Saved entries:

══════════

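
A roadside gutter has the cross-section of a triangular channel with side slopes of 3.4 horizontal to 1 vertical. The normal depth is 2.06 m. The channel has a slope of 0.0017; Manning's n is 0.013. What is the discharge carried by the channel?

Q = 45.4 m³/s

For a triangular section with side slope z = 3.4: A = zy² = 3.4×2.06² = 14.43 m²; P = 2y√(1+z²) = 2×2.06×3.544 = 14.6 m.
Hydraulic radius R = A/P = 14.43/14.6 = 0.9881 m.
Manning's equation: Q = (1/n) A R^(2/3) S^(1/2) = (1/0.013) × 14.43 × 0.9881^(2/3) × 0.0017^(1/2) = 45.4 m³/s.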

══════════

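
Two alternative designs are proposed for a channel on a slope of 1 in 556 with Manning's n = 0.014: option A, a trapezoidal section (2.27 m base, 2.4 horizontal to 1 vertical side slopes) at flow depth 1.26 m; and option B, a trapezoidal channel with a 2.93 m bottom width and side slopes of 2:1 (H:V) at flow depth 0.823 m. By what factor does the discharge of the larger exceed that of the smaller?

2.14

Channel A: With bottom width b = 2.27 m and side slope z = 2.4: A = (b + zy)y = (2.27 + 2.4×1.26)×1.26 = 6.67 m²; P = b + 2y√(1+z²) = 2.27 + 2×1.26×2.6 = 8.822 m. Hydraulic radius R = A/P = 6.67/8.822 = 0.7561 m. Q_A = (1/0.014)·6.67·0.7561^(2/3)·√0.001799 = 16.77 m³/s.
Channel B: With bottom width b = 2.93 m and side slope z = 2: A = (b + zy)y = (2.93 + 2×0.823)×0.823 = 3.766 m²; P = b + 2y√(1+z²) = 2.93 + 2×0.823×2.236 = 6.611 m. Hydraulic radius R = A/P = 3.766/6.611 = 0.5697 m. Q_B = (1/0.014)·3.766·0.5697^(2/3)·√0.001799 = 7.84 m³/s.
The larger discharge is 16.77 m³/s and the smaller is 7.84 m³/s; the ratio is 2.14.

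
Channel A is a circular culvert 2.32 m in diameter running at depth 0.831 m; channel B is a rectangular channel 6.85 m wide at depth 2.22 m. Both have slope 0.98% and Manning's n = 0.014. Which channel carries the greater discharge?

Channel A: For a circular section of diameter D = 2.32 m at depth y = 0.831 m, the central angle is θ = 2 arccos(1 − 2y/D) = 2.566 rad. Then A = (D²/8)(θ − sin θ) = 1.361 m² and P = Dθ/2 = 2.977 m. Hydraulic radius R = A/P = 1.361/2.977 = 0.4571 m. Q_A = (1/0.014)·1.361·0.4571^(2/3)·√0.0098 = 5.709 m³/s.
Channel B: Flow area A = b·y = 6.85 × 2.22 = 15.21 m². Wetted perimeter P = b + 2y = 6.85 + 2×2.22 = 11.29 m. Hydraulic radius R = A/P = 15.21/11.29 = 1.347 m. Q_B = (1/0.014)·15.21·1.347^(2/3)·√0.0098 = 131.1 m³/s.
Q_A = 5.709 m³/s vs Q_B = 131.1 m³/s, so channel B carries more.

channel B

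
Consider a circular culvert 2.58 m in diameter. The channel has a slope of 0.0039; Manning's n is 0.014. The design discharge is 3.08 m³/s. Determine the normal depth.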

══════════

[Directions for this task]:
Please reproduce the lines from the line with "Channel A is" to the line with "Consider a circular", both ends included, exactly as they appear above.

[Result for this task]:
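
Channel A is a circular culvert 2.32 m in diameter running at depth 0.831 m; channel B is a rectangular channel 6.85 m wide at depth 2.22 m. Both have slope 0.98% and Manning's n = 0.014. Which channel carries the greater discharge?

Channel A: For a circular section of diameter D = 2.32 m at depth y = 0.831 m, the central angle is θ = 2 arccos(1 − 2y/D) = 2.566 rad. Then A = (D²/8)(θ − sin θ) = 1.361 m² and P = Dθ/2 = 2.977 m. Hydraulic radius R = A/P = 1.361/2.977 = 0.4571 m. Q_A = (1/0.014)·1.361·0.4571^(2/3)·√0.0098 = 5.709 m³/s.
Channel B: Flow area A = b·y = 6.85 × 2.22 = 15.21 m². Wetted perimeter P = b + 2y = 6.85 + 2×2.22 = 11.29 m. Hydraulic radius R = A/P = 15.21/11.29 = 1.347 m. Q_B = (1/0.014)·15.21·1.347^(2/3)·√0.0098 = 131.1 m³/s.
Q_A = 5.709 m³/s vs Q_B = 131.1 m³/s, so channel B carries more.

channel B

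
Consider a circular culvert 2.58 m in diameter. The channel has a slope of 0.0039; Manning's n is 0.014. The design discharge is 3.08 m³/s. Determine the normal depth.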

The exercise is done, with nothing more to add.